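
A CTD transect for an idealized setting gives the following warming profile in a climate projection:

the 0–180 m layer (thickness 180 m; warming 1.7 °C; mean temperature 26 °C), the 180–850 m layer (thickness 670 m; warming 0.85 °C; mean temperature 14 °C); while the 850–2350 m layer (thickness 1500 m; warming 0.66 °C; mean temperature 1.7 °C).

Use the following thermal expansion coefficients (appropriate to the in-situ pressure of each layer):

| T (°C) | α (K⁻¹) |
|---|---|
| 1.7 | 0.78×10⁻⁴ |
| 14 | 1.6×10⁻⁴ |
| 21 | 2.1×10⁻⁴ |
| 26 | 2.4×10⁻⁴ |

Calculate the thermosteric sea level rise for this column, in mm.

Δh = 240 mm

Layer 1 at 26 °C → α = 2.4×10⁻⁴ K⁻¹
Layer 2 at 14 °C → α = 1.6×10⁻⁴ K⁻¹
Layer 3 at 1.7 °C → α = 0.78×10⁻⁴ K⁻¹
2.4×10⁻⁴ × 180 × 1.7 = 0.07344 m
180–850 m: 0.85 × 670 × 1.6×10⁻⁴ = 0.09112 m
1500 × 0.78×10⁻⁴ × 0.66 = 0.07722 m
Δh = 0.07344 + 0.09112 + 0.07722 = 0.24178 m ≈ 240 mm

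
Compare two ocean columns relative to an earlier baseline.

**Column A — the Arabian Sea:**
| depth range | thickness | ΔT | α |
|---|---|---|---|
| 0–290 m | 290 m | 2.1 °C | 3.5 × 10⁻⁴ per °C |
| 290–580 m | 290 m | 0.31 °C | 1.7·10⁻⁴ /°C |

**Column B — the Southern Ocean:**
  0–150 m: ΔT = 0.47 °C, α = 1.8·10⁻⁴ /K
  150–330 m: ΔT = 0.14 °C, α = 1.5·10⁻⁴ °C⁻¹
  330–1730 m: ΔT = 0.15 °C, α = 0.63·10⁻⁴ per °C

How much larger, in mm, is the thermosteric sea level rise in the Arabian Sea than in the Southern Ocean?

A 0–290 m: 3.5×10⁻⁴ × 2.1 × 290 = 0.21315 m
A 290–580 m: 0.31 × 290 × 1.7×10⁻⁴ = 0.015283 m
A total: 0.228433 m
B Layer 1: 0.47 × 1.8×10⁻⁴ × 150 = 0.01269 m
B 150–330 m: 180 × 0.14 × 1.5×10⁻⁴ = 0.00378 m
B Layer 3: 0.63×10⁻⁴ × 0.15 × 1400 = 0.01323 m
B total: 0.02970 m
Difference: 0.228433 − 0.02970 = 0.198733 m

200 mm larger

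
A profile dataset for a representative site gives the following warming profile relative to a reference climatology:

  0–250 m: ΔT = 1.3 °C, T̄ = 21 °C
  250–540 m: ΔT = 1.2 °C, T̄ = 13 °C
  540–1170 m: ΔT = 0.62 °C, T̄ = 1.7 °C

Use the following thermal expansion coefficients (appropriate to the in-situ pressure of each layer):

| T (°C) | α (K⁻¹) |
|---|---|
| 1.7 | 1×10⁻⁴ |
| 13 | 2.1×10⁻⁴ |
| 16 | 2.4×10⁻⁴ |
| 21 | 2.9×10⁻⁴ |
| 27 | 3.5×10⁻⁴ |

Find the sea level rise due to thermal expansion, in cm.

21 cm

Layer 1 at 21 °C → α = 2.9×10⁻⁴ K⁻¹
Layer 2 at 13 °C → α = 2.1×10⁻⁴ K⁻¹
Layer 3 at 1.7 °C → α = 1×10⁻⁴ K⁻¹
Layer 1: 250 × 2.9×10⁻⁴ × 1.3 = 0.09425 m
290 × 1.2 × 2.1×10⁻⁴ = 0.07308 m
540–1170 m: 0.62 × 630 × 1×10⁻⁴ = 0.03906 m
Δh = 0.09425 + 0.07308 + 0.03906 = 0.20639 m ≈ 21 cm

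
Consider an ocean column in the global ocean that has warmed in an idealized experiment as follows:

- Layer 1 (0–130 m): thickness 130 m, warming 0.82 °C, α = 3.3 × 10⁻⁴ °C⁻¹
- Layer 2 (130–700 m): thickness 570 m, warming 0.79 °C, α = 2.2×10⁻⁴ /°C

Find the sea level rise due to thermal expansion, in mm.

130 mm

130 × 0.82 × 3.3×10⁻⁴ = 0.035178 m
130–700 m: 570 × 0.79 × 2.2×10⁻⁴ = 0.099066 m
Δh = 0.035178 + 0.099066 = 0.134244 m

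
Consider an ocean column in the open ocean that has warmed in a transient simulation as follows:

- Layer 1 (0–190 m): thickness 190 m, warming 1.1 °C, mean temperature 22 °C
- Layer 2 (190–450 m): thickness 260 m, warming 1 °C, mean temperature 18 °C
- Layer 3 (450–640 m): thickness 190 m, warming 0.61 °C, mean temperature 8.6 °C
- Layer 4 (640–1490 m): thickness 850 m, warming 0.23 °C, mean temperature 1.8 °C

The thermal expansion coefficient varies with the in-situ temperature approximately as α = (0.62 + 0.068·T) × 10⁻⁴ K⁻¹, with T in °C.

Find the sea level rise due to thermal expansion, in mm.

120 mm of thermosteric rise

Layer 1: α = (0.62 + 0.068×22)×10⁻⁴ = 2.116×10⁻⁴ K⁻¹
Layer 2: α = (0.62 + 0.068×18)×10⁻⁴ = 1.844×10⁻⁴ K⁻¹
Layer 3: α = (0.62 + 0.068×8.6)×10⁻⁴ = 1.2048×10⁻⁴ K⁻¹
Layer 4: α = (0.62 + 0.068×1.8)×10⁻⁴ = 0.7424×10⁻⁴ K⁻¹
Layer 1: 190 × 1.1 × 2.116×10⁻⁴ = 0.0442244 m
190–450 m: 1 × 1.844×10⁻⁴ × 260 = 0.047944 m
450–640 m: 1.2048×10⁻⁴ × 0.61 × 190 = 0.013963632 m
640–1490 m: 0.7424×10⁻⁴ × 0.23 × 850 = 0.01451392 m
Δh = 0.0442244 + 0.047944 + 0.013963632 + 0.01451392 = 0.120645952 m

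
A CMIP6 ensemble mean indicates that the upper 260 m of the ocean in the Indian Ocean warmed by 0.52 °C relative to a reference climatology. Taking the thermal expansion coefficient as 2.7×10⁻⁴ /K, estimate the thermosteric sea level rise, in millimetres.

Δh = αΔT·H = 2.7×10⁻⁴ × 0.52 × 260 = 0.036504 m

Δh ≈ 36.5 mm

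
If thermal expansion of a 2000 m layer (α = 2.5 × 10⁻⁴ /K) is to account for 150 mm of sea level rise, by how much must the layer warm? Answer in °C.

0.300 °C

ΔT = Δh/(αH) = 0.15 / (2.5×10⁻⁴ × 2000) = 0.3000 °C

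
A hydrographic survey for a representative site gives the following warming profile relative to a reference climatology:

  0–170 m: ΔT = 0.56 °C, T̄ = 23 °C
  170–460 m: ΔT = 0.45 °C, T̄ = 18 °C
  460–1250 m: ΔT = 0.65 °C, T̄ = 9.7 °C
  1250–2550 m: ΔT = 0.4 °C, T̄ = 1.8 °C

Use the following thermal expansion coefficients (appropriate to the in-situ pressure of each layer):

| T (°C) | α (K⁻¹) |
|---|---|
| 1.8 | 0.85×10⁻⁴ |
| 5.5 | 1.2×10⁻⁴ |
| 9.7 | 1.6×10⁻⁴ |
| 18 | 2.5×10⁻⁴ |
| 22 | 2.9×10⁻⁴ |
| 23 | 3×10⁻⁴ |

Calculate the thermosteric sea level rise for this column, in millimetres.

Layer 1 at 23 °C → α = 3×10⁻⁴ K⁻¹
Layer 2 at 18 °C → α = 2.5×10⁻⁴ K⁻¹
Layer 3 at 9.7 °C → α = 1.6×10⁻⁴ K⁻¹
Layer 4 at 1.8 °C → α = 0.85×10⁻⁴ K⁻¹
170 × 0.56 × 3×10⁻⁴ = 0.02856 m
Layer 2: 2.5×10⁻⁴ × 0.45 × 290 = 0.032625 m
Layer 3: 0.65 × 790 × 1.6×10⁻⁴ = 0.08216 m
1250–2550 m: 0.85×10⁻⁴ × 0.4 × 1300 = 0.04420 m
Δh = 0.02856 + 0.032625 + 0.08216 + 0.04420 = 0.187545 m ≈ 188 mm

188 mm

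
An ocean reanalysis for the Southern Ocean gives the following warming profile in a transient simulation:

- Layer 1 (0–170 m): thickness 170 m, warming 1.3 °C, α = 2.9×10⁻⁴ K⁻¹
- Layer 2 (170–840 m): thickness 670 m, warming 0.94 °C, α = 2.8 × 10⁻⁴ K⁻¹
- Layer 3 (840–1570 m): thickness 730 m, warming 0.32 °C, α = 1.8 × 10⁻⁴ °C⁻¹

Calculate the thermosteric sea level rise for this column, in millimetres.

Layer 1: 170 × 1.3 × 2.9×10⁻⁴ = 0.06409 m
170–840 m: 2.8×10⁻⁴ × 0.94 × 670 = 0.176344 m
1.8×10⁻⁴ × 730 × 0.32 = 0.042048 m
Δh = 0.06409 + 0.176344 + 0.042048 = 0.282482 m ≈ 282 mm

about 282 mm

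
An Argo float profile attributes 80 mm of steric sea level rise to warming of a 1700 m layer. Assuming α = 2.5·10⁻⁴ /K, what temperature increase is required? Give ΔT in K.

0.188 K

ΔT = Δh/(αH) = 0.08 / (2.5×10⁻⁴ × 1700) ≈ 0.1882 K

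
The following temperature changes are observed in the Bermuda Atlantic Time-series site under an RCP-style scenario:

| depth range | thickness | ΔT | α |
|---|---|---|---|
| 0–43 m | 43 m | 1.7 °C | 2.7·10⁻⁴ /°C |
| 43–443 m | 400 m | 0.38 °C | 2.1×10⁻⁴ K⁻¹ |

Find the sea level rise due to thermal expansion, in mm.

Δh ≈ 51.7 mm

1.7 × 43 × 2.7×10⁻⁴ = 0.019737 m
400 × 2.1×10⁻⁴ × 0.38 = 0.03192 m
Δh = 0.019737 + 0.03192 = 0.051657 m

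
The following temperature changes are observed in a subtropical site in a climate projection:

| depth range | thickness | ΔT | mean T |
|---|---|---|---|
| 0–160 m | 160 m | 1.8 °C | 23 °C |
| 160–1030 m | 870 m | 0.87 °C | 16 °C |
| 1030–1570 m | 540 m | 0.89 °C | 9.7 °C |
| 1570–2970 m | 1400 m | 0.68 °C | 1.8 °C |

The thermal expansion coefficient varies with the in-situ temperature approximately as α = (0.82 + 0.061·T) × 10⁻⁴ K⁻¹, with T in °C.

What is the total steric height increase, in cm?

35.6 cm

Layer 1: α = (0.82 + 0.061×23)×10⁻⁴ = 2.223×10⁻⁴ K⁻¹
Layer 2: α = (0.82 + 0.061×16)×10⁻⁴ = 1.796×10⁻⁴ K⁻¹
Layer 3: α = (0.82 + 0.061×9.7)×10⁻⁴ = 1.4117×10⁻⁴ K⁻¹
Layer 4: α = (0.82 + 0.061×1.8)×10⁻⁴ = 0.9298×10⁻⁴ K⁻¹
Layer 1: 2.223×10⁻⁴ × 1.8 × 160 = 0.0640224 m
870 × 1.796×10⁻⁴ × 0.87 = 0.13593924 m
1030–1570 m: 540 × 0.89 × 1.4117×10⁻⁴ = 0.067846302 m
1570–2970 m: 0.68 × 1400 × 0.9298×10⁻⁴ = 0.08851696 m
Δh = 0.0640224 + 0.13593924 + 0.067846302 + 0.08851696 = 0.356324902 m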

THE TASK: Emit, unaltered, the lines from the top of the listing down through the line that holds "the 0–180 m"; emit nothing else.

RESULT OF THE TASK:
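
A CTD transect for an idealized setting gives the following warming profile in a climate projection:

the 0–180 m layer (thickness 180 m; warming 1.7 °C; mean temperature 26 °C), the 180–850 m layer (thickness 670 m; warming 0.85 °C; mean temperature 14 °C); while the 850–2350 m layer (thickness 1500 m; warming 0.66 °C; mean temperature 1.7 °C).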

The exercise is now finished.